About this task
The answer must consist of every line from the entries that holds the word "What".
★ ★ ★ ★ ★ ★ ★
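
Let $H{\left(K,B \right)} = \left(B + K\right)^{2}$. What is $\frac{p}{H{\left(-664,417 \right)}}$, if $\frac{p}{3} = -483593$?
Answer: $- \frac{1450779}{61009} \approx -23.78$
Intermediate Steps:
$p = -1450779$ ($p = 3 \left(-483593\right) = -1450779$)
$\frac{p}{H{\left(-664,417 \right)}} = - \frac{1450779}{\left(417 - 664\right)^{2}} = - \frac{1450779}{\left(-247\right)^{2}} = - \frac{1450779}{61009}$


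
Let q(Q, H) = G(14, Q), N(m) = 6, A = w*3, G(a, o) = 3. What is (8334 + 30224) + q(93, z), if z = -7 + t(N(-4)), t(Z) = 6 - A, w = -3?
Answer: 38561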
★ ★ ★ ★ ★ ★ ★
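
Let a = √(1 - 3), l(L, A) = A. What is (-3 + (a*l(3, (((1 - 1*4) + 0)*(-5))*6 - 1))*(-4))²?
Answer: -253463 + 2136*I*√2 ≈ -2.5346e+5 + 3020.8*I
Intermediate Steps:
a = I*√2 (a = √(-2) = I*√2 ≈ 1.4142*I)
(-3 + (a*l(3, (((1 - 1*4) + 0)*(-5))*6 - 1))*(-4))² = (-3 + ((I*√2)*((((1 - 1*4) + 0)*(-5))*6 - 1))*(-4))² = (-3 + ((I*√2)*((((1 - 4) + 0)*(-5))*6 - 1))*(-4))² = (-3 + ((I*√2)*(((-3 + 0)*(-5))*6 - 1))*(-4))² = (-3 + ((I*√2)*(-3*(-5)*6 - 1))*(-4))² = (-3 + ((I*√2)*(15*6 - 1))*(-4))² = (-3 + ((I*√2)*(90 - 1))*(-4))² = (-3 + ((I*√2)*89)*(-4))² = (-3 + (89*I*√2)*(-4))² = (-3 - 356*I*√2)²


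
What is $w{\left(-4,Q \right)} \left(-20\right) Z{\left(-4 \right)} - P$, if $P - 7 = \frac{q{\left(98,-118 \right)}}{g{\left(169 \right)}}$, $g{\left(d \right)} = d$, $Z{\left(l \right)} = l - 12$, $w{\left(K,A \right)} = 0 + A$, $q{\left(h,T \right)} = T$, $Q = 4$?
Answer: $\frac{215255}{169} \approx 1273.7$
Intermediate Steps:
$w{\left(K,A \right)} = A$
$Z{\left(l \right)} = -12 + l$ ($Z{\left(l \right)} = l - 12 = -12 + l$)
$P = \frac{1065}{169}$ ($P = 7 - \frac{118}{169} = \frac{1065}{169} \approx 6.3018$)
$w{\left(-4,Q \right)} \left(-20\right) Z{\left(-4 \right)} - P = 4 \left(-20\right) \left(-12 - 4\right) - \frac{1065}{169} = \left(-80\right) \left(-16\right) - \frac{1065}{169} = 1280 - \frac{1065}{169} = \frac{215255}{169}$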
★ ★ ★ ★ ★ ★ ★
Response to the task
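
Let $H{\left(K,B \right)} = \left(B + K\right)^{2}$. What is $\frac{p}{H{\left(-664,417 \right)}}$, if $\frac{p}{3} = -483593$?
Let q(Q, H) = G(14, Q), N(m) = 6, A = w*3, G(a, o) = 3. What is (8334 + 30224) + q(93, z), if z = -7 + t(N(-4)), t(Z) = 6 - A, w = -3?
Let a = √(1 - 3), l(L, A) = A. What is (-3 + (a*l(3, (((1 - 1*4) + 0)*(-5))*6 - 1))*(-4))²?
What is $w{\left(-4,Q \right)} \left(-20\right) Z{\left(-4 \right)} - P$, if $P - 7 = \frac{q{\left(98,-118 \right)}}{g{\left(169 \right)}}$, $g{\left(d \right)} = d$, $Z{\left(l \right)} = l - 12$, $w{\left(K,A \right)} = 0 + A$, $q{\left(h,T \right)} = T$, $Q = 4$?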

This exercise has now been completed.